Records from a collection:

+++

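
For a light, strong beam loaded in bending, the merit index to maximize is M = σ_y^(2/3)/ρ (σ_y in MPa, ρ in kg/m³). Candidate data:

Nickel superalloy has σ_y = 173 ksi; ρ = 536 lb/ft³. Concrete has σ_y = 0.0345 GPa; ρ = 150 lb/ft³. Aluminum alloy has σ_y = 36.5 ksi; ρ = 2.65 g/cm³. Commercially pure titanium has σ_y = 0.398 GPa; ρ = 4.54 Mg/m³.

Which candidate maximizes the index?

Putting every candidate on a common basis:
  nickel superalloy: σ_y = 1193 MPa, ρ = 8586 kg/m³
  concrete: σ_y = 34.50 MPa, ρ = 2403 kg/m³
  aluminum alloy: σ_y = 251.7 MPa, ρ = 2650 kg/m³
  commercially pure titanium: σ_y = 398.0 MPa, ρ = 4540 kg/m³
  aluminum alloy: M = 15.0×10⁻³
  nickel superalloy: M = 13.1×10⁻³
  commercially pure titanium: M = 11.9×10⁻³
  concrete: M = 4.41×10⁻³
Highest index: aluminum alloy.

aluminum alloy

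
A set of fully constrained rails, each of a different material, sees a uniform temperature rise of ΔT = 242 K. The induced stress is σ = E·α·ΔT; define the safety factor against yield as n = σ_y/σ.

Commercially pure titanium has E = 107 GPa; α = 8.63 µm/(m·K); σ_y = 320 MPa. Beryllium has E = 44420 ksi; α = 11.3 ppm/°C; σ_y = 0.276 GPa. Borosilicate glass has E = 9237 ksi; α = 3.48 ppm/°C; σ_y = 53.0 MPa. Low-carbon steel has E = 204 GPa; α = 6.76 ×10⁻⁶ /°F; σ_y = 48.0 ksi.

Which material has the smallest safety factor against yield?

beryllium

With everything in SI (GPa, ×10⁻⁶/K, MPa):
  commercially pure titanium: E = 107.0, α = 8.63, σ_y = 320.0 → σ = 223 MPa, n = 1.43
  beryllium: E = 306.3, α = 11.3, σ_y = 276.0 → σ = 838 MPa, n = 0.330
  borosilicate glass: E = 63.69, α = 3.48, σ_y = 53.00 → σ = 53.6 MPa, n = 0.988
  low-carbon steel: E = 204.0, α = 12.2, σ_y = 330.9 → σ = 601 MPa, n = 0.551
The minimum is beryllium at n = 0.330.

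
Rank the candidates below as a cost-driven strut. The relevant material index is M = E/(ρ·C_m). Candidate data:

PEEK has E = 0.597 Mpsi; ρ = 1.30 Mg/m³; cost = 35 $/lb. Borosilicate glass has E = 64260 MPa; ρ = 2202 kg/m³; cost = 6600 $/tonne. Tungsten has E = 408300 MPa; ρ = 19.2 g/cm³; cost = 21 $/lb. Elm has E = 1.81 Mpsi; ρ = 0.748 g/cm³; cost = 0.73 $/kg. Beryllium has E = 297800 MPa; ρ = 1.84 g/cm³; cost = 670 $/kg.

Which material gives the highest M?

elm

After converting to SI:
  PEEK: E = 4.116 GPa, ρ = 1300 kg/m³, cost = 77.16 $/kg
  borosilicate glass: E = 64.26 GPa, ρ = 2202 kg/m³, cost = 6.600 $/kg
  tungsten: E = 408.3 GPa, ρ = 19200 kg/m³, cost = 46.30 $/kg
  elm: E = 12.48 GPa, ρ = 748.0 kg/m³, cost = 0.7300 $/kg
  beryllium: E = 297.8 GPa, ρ = 1840 kg/m³, cost = 670.0 $/kg
  elm: M = 22.9 MN·m per $
  borosilicate glass: M = 4.42 MN·m per $
  tungsten: M = 0.459 MN·m per $
  beryllium: M = 0.242 MN·m per $
  PEEK: M = 0.0410 MN·m per $
Highest index: elm.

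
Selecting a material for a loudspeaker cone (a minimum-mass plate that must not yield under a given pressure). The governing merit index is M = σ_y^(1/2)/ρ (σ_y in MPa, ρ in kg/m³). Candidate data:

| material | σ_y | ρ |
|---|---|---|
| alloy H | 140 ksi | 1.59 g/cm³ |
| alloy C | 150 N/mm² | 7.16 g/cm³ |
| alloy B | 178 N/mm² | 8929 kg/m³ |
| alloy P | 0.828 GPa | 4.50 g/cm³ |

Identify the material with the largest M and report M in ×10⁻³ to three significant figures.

In SI units:
  alloy H: σ_y = 965.3 MPa, ρ = 1590 kg/m³
  alloy C: σ_y = 150.0 MPa, ρ = 7160 kg/m³
  alloy B: σ_y = 178.0 MPa, ρ = 8929 kg/m³
  alloy P: σ_y = 828.0 MPa, ρ = 4500 kg/m³
  alloy H: M = 19.5×10⁻³
  alloy P: M = 6.39×10⁻³
  alloy C: M = 1.71×10⁻³
  alloy B: M = 1.49×10⁻³
Alloy H has the largest M.

alloy H, M = 19.5×10⁻³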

+++

## Work to complete
Reproduce the entries above in full and exactly.

## Response
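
For a light, strong beam loaded in bending, the merit index to maximize is M = σ_y^(2/3)/ρ (σ_y in MPa, ρ in kg/m³). Candidate data:

Nickel superalloy has σ_y = 173 ksi; ρ = 536 lb/ft³. Concrete has σ_y = 0.0345 GPa; ρ = 150 lb/ft³. Aluminum alloy has σ_y = 36.5 ksi; ρ = 2.65 g/cm³. Commercially pure titanium has σ_y = 0.398 GPa; ρ = 4.54 Mg/m³.

Which candidate maximizes the index?

Putting every candidate on a common basis:
  nickel superalloy: σ_y = 1193 MPa, ρ = 8586 kg/m³
  concrete: σ_y = 34.50 MPa, ρ = 2403 kg/m³
  aluminum alloy: σ_y = 251.7 MPa, ρ = 2650 kg/m³
  commercially pure titanium: σ_y = 398.0 MPa, ρ = 4540 kg/m³
  aluminum alloy: M = 15.0×10⁻³
  nickel superalloy: M = 13.1×10⁻³
  commercially pure titanium: M = 11.9×10⁻³
  concrete: M = 4.41×10⁻³
Highest index: aluminum alloy.

aluminum alloy

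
A set of fully constrained rails, each of a different material, sees a uniform temperature rise of ΔT = 242 K. The induced stress is σ = E·α·ΔT; define the safety factor against yield as n = σ_y/σ.

Commercially pure titanium has E = 107 GPa; α = 8.63 µm/(m·K); σ_y = 320 MPa. Beryllium has E = 44420 ksi; α = 11.3 ppm/°C; σ_y = 0.276 GPa. Borosilicate glass has E = 9237 ksi; α = 3.48 ppm/°C; σ_y = 53.0 MPa. Low-carbon steel has E = 204 GPa; α = 6.76 ×10⁻⁶ /°F; σ_y = 48.0 ksi.

Which material has the smallest safety factor against yield?

beryllium

With everything in SI (GPa, ×10⁻⁶/K, MPa):
  commercially pure titanium: E = 107.0, α = 8.63, σ_y = 320.0 → σ = 223 MPa, n = 1.43
  beryllium: E = 306.3, α = 11.3, σ_y = 276.0 → σ = 838 MPa, n = 0.330
  borosilicate glass: E = 63.69, α = 3.48, σ_y = 53.00 → σ = 53.6 MPa, n = 0.988
  low-carbon steel: E = 204.0, α = 12.2, σ_y = 330.9 → σ = 601 MPa, n = 0.551
The minimum is beryllium at n = 0.330.

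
Rank the candidates below as a cost-driven strut. The relevant material index is M = E/(ρ·C_m). Candidate data:

PEEK has E = 0.597 Mpsi; ρ = 1.30 Mg/m³; cost = 35 $/lb. Borosilicate glass has E = 64260 MPa; ρ = 2202 kg/m³; cost = 6600 $/tonne. Tungsten has E = 408300 MPa; ρ = 19.2 g/cm³; cost = 21 $/lb. Elm has E = 1.81 Mpsi; ρ = 0.748 g/cm³; cost = 0.73 $/kg. Beryllium has E = 297800 MPa; ρ = 1.84 g/cm³; cost = 670 $/kg.

Which material gives the highest M?

elm

After converting to SI:
  PEEK: E = 4.116 GPa, ρ = 1300 kg/m³, cost = 77.16 $/kg
  borosilicate glass: E = 64.26 GPa, ρ = 2202 kg/m³, cost = 6.600 $/kg
  tungsten: E = 408.3 GPa, ρ = 19200 kg/m³, cost = 46.30 $/kg
  elm: E = 12.48 GPa, ρ = 748.0 kg/m³, cost = 0.7300 $/kg
  beryllium: E = 297.8 GPa, ρ = 1840 kg/m³, cost = 670.0 $/kg
  elm: M = 22.9 MN·m per $
  borosilicate glass: M = 4.42 MN·m per $
  tungsten: M = 0.459 MN·m per $
  beryllium: M = 0.242 MN·m per $
  PEEK: M = 0.0410 MN·m per $
Highest index: elm.

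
Selecting a material for a loudspeaker cone (a minimum-mass plate that must not yield under a given pressure). The governing merit index is M = σ_y^(1/2)/ρ (σ_y in MPa, ρ in kg/m³). Candidate data:

| material | σ_y | ρ |
|---|---|---|
| alloy H | 140 ksi | 1.59 g/cm³ |
| alloy C | 150 N/mm² | 7.16 g/cm³ |
| alloy B | 178 N/mm² | 8929 kg/m³ |
| alloy P | 0.828 GPa | 4.50 g/cm³ |

Identify the material with the largest M and report M in ×10⁻³ to three significant figures.

In SI units:
  alloy H: σ_y = 965.3 MPa, ρ = 1590 kg/m³
  alloy C: σ_y = 150.0 MPa, ρ = 7160 kg/m³
  alloy B: σ_y = 178.0 MPa, ρ = 8929 kg/m³
  alloy P: σ_y = 828.0 MPa, ρ = 4500 kg/m³
  alloy H: M = 19.5×10⁻³
  alloy P: M = 6.39×10⁻³
  alloy C: M = 1.71×10⁻³
  alloy B: M = 1.49×10⁻³
Alloy H has the largest M.

alloy H, M = 19.5×10⁻³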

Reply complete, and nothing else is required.